→ **WHAT YOU HAVE TO DO**
Keyword search on "below": report each line of the records that contains it.

(Data entries)
::::::
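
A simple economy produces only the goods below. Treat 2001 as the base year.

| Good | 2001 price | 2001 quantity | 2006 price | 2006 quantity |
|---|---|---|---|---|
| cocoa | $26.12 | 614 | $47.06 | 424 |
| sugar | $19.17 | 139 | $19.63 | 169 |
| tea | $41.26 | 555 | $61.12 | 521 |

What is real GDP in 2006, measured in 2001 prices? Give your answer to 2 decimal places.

Real GDP 2006 = Σ (p_2001 × q_2006) = 26.12·424 + 19.17·169 + 41.26·521 = 35811.07.

$35811.07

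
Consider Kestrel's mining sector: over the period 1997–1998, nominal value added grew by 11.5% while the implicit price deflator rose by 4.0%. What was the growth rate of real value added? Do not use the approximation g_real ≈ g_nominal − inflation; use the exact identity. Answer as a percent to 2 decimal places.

7.21%

(1 + g_nom) = (1 + g_real)(1 + π), so g_real = 1.1150 / 1.0400 − 1 = 0.07212.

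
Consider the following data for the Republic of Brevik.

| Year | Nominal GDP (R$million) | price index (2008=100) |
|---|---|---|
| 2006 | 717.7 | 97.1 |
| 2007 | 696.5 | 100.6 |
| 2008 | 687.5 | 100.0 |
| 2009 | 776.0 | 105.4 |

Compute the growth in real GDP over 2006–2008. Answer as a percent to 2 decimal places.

-6.99%

Real GDP 2006 = 717.7/0.971 = 739.13.
Real GDP 2008 = 687.5/1.000 = 687.50.
Change = 687.50/739.13 − 1 = -0.0699.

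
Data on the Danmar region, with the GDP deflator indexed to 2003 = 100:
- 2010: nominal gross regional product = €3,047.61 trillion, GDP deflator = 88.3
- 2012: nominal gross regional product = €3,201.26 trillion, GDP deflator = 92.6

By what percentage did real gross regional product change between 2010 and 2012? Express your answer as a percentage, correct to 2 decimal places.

0.16%

Deflate each year: 2010 → 3047.61/0.883 = 3451.43; 2012 → 3201.26/0.926 = 3457.08.
So real gross regional product changed by 3457.08/3451.43 − 1 = 0.0016, i.e. 0.16%.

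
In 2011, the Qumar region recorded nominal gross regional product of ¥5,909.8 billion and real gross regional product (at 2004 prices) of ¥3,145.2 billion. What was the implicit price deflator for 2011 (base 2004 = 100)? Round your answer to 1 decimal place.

187.9

implicit price deflator = (Nominal / Real) × 100 = 5909.8 / 3145.2 × 100 = 187.90.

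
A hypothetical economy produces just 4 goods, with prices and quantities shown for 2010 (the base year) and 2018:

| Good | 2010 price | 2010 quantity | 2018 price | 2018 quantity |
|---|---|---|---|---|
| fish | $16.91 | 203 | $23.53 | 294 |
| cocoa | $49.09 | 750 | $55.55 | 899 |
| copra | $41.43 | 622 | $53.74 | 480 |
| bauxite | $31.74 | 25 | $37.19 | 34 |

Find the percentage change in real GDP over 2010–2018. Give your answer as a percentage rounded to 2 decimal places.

Real GDP 2010 = Nominal GDP 2010 = 16.91·203 + 49.09·750 + 41.43·622 + 31.74·25 = 66813.19.
Real GDP 2018 (at 2010 prices) = 16.91·294 + 49.09·899 + 41.43·480 + 31.74·34 = 70069.01.
Real growth = 70069.01/66813.19 − 1 = 0.0487.

4.87%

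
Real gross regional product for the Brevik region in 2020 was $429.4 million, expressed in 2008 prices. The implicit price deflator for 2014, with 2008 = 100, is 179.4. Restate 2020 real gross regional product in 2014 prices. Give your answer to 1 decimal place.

$770.3 million

Real gross regional product in 2014 prices = Real gross regional product in 2008 prices × (P_2014/P_2008) = 429.4 × 1.794 = 770.34.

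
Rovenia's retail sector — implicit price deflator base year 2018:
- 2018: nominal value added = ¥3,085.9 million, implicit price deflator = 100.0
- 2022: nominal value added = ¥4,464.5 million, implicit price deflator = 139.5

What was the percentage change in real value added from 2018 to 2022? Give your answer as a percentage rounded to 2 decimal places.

Deflate each year: 2018 → 3085.9/1.000 = 3085.90; 2022 → 4464.5/1.395 = 3200.36.
So real value added changed by 3200.36/3085.90 − 1 = 0.0371, i.e. 3.71%.

3.71%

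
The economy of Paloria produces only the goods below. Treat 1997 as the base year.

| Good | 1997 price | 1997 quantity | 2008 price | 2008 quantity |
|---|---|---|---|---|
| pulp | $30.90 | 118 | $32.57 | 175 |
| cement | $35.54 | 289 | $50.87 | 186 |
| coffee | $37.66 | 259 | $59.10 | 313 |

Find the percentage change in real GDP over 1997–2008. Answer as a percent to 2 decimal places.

0.57%

Real GDP 1997 = Nominal GDP 1997 = 30.90·118 + 35.54·289 + 37.66·259 = 23671.20.
Real GDP 2008 (at 1997 prices) = 30.90·175 + 35.54·186 + 37.66·313 = 23805.52.
Real growth = 23805.52/23671.20 − 1 = 0.0057.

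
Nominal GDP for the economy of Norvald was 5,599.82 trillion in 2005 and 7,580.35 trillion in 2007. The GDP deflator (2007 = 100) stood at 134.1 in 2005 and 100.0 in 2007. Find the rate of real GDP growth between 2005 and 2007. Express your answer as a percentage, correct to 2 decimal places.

Deflate each year: 2005 → 5599.82/1.341 = 4175.85; 2007 → 7580.35/1.000 = 7580.35.
So real GDP changed by 7580.35/4175.85 − 1 = 0.8153, i.e. 81.53%.

81.53%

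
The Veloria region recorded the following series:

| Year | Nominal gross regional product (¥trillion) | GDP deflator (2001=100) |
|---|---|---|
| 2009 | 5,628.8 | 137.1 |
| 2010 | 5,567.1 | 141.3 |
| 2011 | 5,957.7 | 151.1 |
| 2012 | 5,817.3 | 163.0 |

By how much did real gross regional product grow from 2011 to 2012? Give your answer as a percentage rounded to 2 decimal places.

Real gross regional product 2011 = 5957.7/1.511 = 3942.89.
Real gross regional product 2012 = 5817.3/1.630 = 3568.90.
Change = 3568.90/3942.89 − 1 = -0.0949.

-9.49%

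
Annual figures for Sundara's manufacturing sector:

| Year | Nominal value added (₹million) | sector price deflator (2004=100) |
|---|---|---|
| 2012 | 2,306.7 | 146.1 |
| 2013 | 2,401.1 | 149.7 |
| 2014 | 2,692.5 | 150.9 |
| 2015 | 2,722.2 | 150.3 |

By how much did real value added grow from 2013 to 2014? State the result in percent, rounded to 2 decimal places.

11.24%

Real value added 2013 = 2401.1/1.497 = 1603.94.
Real value added 2014 = 2692.5/1.509 = 1784.29.
Change = 1784.29/1603.94 − 1 = 0.1124.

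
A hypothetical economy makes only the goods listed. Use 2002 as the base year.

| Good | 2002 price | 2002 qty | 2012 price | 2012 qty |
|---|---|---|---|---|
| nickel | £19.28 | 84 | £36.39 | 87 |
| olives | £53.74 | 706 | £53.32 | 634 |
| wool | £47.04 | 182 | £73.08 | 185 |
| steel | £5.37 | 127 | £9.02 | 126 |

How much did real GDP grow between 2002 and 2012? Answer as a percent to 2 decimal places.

Real GDP 2002 = Nominal GDP 2002 = 19.28·84 + 53.74·706 + 47.04·182 + 5.37·127 = 48803.23.
Real GDP 2012 (at 2002 prices) = 19.28·87 + 53.74·634 + 47.04·185 + 5.37·126 = 45127.54.
Real growth = 45127.54/48803.23 − 1 = -0.0753.

-7.53%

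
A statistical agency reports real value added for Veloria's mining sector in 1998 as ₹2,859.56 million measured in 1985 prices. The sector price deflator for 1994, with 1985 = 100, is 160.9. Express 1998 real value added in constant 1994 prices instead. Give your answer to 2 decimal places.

₹4,601.03 million

Real value added in 1994 prices = Real value added in 1985 prices × (P_1994/P_1985) = 2859.56 × 1.609 = 4601.03.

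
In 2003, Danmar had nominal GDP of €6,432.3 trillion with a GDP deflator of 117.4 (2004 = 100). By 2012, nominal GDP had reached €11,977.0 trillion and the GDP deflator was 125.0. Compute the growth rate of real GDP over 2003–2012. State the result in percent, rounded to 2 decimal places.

Deflate each year: 2003 → 6432.3/1.174 = 5478.96; 2012 → 11977.0/1.250 = 9581.60.
So real GDP changed by 9581.60/5478.96 − 1 = 0.7488, i.e. 74.88%.

74.88%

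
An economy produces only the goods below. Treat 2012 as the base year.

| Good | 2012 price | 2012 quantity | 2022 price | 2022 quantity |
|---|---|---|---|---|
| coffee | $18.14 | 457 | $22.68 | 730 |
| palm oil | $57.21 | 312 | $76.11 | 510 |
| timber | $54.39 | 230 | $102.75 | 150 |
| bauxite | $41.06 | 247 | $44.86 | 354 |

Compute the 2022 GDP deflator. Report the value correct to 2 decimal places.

133.10

Nominal GDP 2022 = 22.68·730 + 76.11·510 + 102.75·150 + 44.86·354 = 86665.44.
Real GDP 2022 (at 2012 prices) = 18.14·730 + 57.21·510 + 54.39·150 + 41.06·354 = 65113.04.
Deflator = Nominal/Real × 100 = 86665.44/65113.04 × 100 = 133.100.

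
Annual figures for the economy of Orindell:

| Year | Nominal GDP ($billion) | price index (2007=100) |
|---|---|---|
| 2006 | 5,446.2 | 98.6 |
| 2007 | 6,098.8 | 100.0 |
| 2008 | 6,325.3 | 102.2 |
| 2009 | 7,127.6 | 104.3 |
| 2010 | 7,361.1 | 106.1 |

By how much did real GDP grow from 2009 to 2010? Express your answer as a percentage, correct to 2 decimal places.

1.52%

Real GDP 2009 = 7127.6/1.043 = 6833.75.
Real GDP 2010 = 7361.1/1.061 = 6937.89.
Change = 6937.89/6833.75 − 1 = 0.0152.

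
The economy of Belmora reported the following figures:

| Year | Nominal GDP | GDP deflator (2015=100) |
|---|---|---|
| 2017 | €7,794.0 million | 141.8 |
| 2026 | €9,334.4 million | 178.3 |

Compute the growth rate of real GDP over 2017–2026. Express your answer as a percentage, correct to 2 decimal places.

-4.75%

Real GDP 2017 = 7794.0 / 1.418 = 5496.47.
Real GDP 2026 = 9334.4 / 1.783 = 5235.22.
Real growth = 5235.22 / 5496.47 − 1 = -0.0475.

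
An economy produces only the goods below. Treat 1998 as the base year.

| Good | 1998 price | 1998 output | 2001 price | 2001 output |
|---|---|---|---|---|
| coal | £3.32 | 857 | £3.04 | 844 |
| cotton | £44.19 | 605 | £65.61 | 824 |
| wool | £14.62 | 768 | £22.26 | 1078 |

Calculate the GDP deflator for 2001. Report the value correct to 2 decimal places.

Nominal GDP 2001 = 3.04·844 + 65.61·824 + 22.26·1078 = 80624.68.
Real GDP 2001 (at 1998 prices) = 3.32·844 + 44.19·824 + 14.62·1078 = 54975.00.
Deflator = Nominal/Real × 100 = 80624.68/54975.00 × 100 = 146.657.

146.66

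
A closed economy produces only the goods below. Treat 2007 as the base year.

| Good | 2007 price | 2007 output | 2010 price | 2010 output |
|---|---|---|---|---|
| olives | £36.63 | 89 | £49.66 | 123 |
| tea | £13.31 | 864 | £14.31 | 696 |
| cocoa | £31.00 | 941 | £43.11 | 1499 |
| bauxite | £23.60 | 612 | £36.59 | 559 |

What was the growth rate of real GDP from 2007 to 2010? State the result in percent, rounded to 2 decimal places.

Real GDP 2007 = Nominal GDP 2007 = 36.63·89 + 13.31·864 + 31.00·941 + 23.60·612 = 58374.11.
Real GDP 2010 (at 2007 prices) = 36.63·123 + 13.31·696 + 31.00·1499 + 23.60·559 = 73430.65.
Real growth = 73430.65/58374.11 − 1 = 0.2579.

25.79%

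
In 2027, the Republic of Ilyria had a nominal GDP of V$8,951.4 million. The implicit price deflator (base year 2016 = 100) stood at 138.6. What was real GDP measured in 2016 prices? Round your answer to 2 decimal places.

V$6,458.44 million

Real GDP = Nominal / (implicit price deflator/100) = 8951.4 / 1.386 = 6458.44.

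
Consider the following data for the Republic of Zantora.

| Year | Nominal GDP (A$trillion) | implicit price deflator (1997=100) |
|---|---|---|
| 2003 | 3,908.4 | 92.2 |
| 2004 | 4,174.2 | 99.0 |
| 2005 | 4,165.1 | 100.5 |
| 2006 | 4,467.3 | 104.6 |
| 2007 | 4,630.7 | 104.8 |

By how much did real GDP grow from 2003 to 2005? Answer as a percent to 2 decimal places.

Real GDP 2003 = 3908.4/0.922 = 4239.05.
Real GDP 2005 = 4165.1/1.005 = 4144.38.
Change = 4144.38/4239.05 − 1 = -0.0223.

-2.23%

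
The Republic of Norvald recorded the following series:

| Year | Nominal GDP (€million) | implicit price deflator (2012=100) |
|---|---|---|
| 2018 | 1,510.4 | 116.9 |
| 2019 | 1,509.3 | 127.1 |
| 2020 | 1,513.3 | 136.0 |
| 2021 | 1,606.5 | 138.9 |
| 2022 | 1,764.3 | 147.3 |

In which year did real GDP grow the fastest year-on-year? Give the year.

2021

2019: real = 1509.3/1.271 = 1187.49; growth vs 2018 (1292.04) = -8.09%.
2020: real = 1513.3/1.360 = 1112.72; growth vs 2019 (1187.49) = -6.30%.
2021: real = 1606.5/1.389 = 1156.59; growth vs 2020 (1112.72) = 3.94%.
2022: real = 1764.3/1.473 = 1197.76; growth vs 2021 (1156.59) = 3.56%.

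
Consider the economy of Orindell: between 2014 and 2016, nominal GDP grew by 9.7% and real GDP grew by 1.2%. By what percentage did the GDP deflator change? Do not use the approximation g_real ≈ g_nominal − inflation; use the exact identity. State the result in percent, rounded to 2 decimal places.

8.40%

(1 + g_nom) = (1 + g_real)(1 + π), so π = 1.0970 / 1.0120 − 1 = 0.08399.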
::::::
→ **FINISHED TASK**
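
A simple economy produces only the goods below. Treat 2001 as the base year.
The economy of Paloria produces only the goods below. Treat 1997 as the base year.
An economy produces only the goods below. Treat 2012 as the base year.
An economy produces only the goods below. Treat 1998 as the base year.
A closed economy produces only the goods below. Treat 2007 as the base year.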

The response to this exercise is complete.